Records from a dataset:
------

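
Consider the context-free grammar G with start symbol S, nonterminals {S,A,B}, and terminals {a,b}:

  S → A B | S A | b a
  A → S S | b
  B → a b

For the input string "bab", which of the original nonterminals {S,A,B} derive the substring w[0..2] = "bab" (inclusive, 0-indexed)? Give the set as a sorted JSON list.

Convert to CNF:
  S -> A B | S A | T1 T0
  A -> S S | b
  B -> T0 T1
  T0 -> a
  T1 -> b

CYK fill, restricted to cells inside w[0..2]:
  cell(0,0) b: {A,T1}  orig:{A}
  cell(1,1) a: {T0}  orig:{}
  cell(2,2) b: {A,T1}  orig:{A}
  cell(0,1) ba: {S}
  cell(1,2) ab: {B}
  cell(0,2) bab: {S}

Original NTs in T[0,2] deriving "bab": ["S"]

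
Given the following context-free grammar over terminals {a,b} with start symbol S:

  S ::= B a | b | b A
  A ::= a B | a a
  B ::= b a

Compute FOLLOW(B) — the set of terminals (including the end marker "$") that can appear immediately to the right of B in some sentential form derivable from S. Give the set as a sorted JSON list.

FIRST iteration:
round 1:
  A via A→a B: +{a}
  B via B→b a: +{b}
  S via S→B a: +{b}
  S: {b}  A: {a}  B: {b}
round 2: (stable)
  S: {b}  A: {a}  B: {b}

FOLLOW iteration:
seed FOLLOW(S) with $
round 1:
  S→B a: FOLLOW(B) ⊇ FIRST(a) = {a}; new: +{a}
  S→b A: FOLLOW(A) ⊇ FOLLOW(S) ⊇ {$}; new: +{$}
  S: {$}  A: {$}  B: {a}
round 2:
  A→a B: FOLLOW(B) ⊇ FOLLOW(A) ⊇ {$}; new: +{$}
  S: {$}  A: {$}  B: {$,a}
round 3: (stable)
  S: {$}  A: {$}  B: {$,a}

FOLLOW(B) = ["$", "a"]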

------

Exercise requirements: Where the word "grammar" shows up in a line of the entries above, copy that line.

Response to this exercise:
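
Consider the context-free grammar G with start symbol S, nonterminals {S,A,B}, and terminals {a,b}:
Given the following context-free grammar over terminals {a,b} with start symbol S: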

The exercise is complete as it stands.